Search the data below for the string "scope" and copy all lines where it shows up.

"""

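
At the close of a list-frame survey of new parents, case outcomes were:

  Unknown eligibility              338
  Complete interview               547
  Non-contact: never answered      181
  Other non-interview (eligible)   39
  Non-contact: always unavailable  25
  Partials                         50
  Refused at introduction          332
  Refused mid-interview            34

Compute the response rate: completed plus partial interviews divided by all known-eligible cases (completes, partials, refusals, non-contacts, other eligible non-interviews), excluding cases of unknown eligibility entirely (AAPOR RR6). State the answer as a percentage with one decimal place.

49.4%

Declined to participate = 332 + 34 = 366
Never reached = 181 + 25 = 206
Numerator = 547 + 50 = 597
Base = 547 + 50 + 366 + 206 + 39 = 1208
RR6 = 597 / 1208 = 0.4942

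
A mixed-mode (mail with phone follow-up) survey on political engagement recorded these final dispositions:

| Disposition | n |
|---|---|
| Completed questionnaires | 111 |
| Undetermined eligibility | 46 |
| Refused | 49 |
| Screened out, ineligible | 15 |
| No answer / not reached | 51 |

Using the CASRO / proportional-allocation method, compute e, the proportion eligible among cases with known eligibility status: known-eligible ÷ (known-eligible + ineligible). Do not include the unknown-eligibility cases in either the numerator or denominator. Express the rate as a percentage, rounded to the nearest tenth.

Eligible (known): 111 + 49 + 51 = 211
e = 211 / (211 + 15) = 211 / 226 = 0.9336

93.4%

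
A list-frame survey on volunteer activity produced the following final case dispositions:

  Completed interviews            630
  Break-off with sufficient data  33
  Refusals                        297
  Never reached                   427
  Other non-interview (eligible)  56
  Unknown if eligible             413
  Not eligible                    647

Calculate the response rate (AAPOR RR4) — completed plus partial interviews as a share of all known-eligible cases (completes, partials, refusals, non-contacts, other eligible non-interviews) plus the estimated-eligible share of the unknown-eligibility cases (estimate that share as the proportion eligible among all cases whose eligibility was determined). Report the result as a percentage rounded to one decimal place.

Top → 630 + 33 = 663
Known eligible → 630 + 33 + 297 + 427 + 56 = 1443
e = 1443 / (1443 + 647) = 1443 / 2090 = 0.6904
Estimated eligible among unknowns → 0.6904 × 413 = 285.14
Base → 1443 + 285.14 = 1728.14
RR4 = 663 / 1728.14 = 0.3836

38.4%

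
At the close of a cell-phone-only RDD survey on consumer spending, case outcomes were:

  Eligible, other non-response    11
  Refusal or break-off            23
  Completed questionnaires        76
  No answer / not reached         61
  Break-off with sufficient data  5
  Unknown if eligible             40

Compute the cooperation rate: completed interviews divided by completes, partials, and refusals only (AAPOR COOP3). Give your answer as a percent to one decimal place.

73.1%

Numerator → 76
Base → 76 + 5 + 23 = 104
COOP3 = 76 / 104 = 0.7308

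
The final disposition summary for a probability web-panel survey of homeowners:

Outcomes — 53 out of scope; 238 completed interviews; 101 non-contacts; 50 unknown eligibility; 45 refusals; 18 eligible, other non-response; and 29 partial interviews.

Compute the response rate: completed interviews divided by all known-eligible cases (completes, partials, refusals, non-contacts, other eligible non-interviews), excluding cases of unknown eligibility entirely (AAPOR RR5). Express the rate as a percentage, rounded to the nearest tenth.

Top → 238
Base → 238 + 29 + 45 + 101 + 18 = 431
RR5 = 238 / 431 = 0.5522

55.2%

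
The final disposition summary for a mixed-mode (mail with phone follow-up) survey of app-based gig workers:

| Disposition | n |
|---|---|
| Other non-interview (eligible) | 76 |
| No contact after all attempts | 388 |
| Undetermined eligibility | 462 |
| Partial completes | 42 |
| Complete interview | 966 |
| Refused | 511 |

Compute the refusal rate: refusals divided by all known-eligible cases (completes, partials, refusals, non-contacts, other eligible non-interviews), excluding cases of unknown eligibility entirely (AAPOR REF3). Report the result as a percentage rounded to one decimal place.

25.8%

Numerator → 511
Denom → 966 + 42 + 511 + 388 + 76 = 1983
REF3 = 511 / 1983 = 0.2577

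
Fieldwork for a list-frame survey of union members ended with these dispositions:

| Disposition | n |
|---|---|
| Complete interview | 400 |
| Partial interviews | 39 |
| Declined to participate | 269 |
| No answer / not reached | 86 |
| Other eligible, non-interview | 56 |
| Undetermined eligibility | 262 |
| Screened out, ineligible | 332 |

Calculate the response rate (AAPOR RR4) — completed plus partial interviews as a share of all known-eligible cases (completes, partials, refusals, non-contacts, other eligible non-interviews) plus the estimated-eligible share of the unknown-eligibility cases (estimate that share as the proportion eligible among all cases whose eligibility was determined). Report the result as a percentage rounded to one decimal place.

42.3%

Num = 400 + 39 = 439
Known eligible = 400 + 39 + 269 + 86 + 56 = 850
e = 850 / (850 + 332) = 850 / 1182 = 0.7191
Estimated eligible among unknowns = 0.7191 × 262 = 188.40
Denominator = 850 + 188.40 = 1038.40
RR4 = 439 / 1038.40 = 0.4228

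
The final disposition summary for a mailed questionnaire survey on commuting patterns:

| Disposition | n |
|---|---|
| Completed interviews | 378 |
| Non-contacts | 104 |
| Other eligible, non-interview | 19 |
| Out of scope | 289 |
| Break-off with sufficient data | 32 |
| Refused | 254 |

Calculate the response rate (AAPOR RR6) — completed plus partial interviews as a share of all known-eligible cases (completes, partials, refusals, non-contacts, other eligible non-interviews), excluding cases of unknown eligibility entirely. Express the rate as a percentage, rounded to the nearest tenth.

Top: 378 + 32 = 410
Denom: 378 + 32 + 254 + 104 + 19 = 787
RR6 = 410 / 787 = 0.5210

52.1%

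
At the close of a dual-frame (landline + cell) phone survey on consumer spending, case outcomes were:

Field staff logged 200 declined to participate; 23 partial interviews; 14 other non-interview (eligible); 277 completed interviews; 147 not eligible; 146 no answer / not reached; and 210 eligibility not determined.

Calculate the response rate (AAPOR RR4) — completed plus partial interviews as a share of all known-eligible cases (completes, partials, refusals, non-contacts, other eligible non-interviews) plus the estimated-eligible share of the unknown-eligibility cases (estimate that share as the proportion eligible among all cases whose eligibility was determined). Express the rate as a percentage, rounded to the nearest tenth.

Num → 277 + 23 = 300
Determined eligible → 277 + 23 + 200 + 146 + 14 = 660
e = 660 / (660 + 147) = 660 / 807 = 0.8178
Eligible share of unknowns → 0.8178 × 210 = 171.74
Denominator → 660 + 171.74 = 831.74
RR4 = 300 / 831.74 = 0.3607

36.1%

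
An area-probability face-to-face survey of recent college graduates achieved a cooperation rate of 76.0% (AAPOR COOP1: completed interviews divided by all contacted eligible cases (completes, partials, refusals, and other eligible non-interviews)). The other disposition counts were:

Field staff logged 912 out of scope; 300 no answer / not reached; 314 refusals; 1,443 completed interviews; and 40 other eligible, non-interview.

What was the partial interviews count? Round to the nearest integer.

COOP1 = 1443 / D = 0.760
D = 1443 / 0.760 = 1898.7
Other denominator terms total 1797
partial interviews = 1898.7 − 1797 ≈ 102

102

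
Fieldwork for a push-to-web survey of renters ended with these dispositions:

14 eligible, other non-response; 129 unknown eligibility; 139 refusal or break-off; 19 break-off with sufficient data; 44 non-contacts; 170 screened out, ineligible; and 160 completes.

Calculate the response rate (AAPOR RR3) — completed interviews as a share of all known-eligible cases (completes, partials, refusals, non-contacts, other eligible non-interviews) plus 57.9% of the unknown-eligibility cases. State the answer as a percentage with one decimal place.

35.5%

Top: 160
Eligible (known): 160 + 19 + 139 + 44 + 14 = 376
Estimated eligible among unknowns: 0.5790 × 129 = 74.69
Denominator: 376 + 74.69 = 450.69
RR3 = 160 / 450.69 = 0.3550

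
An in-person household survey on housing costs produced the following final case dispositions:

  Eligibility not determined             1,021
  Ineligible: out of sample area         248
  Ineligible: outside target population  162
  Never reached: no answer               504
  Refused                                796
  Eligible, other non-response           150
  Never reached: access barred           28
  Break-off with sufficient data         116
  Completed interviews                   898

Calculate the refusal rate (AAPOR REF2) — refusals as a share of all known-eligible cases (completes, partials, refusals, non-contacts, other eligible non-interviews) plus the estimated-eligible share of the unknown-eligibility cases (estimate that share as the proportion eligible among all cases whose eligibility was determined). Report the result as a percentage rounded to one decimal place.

No answer / not reached = 504 + 28 = 532
Screened out, ineligible = 162 + 248 = 410
Numerator = 796
Eligible (known) = 898 + 116 + 796 + 532 + 150 = 2492
e = 2492 / (2492 + 410) = 2492 / 2902 = 0.8587
Estimated eligible among unknowns = 0.8587 × 1021 = 876.73
Base = 2492 + 876.73 = 3368.73
REF2 = 796 / 3368.73 = 0.2363

23.6%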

"""

## Solution to the problem
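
Outcomes — 53 out of scope; 238 completed interviews; 101 non-contacts; 50 unknown eligibility; 45 refusals; 18 eligible, other non-response; and 29 partial interviews.
| Out of scope | 289 |
Field staff logged 912 out of scope; 300 no answer / not reached; 314 refusals; 1,443 completed interviews; and 40 other eligible, non-interview.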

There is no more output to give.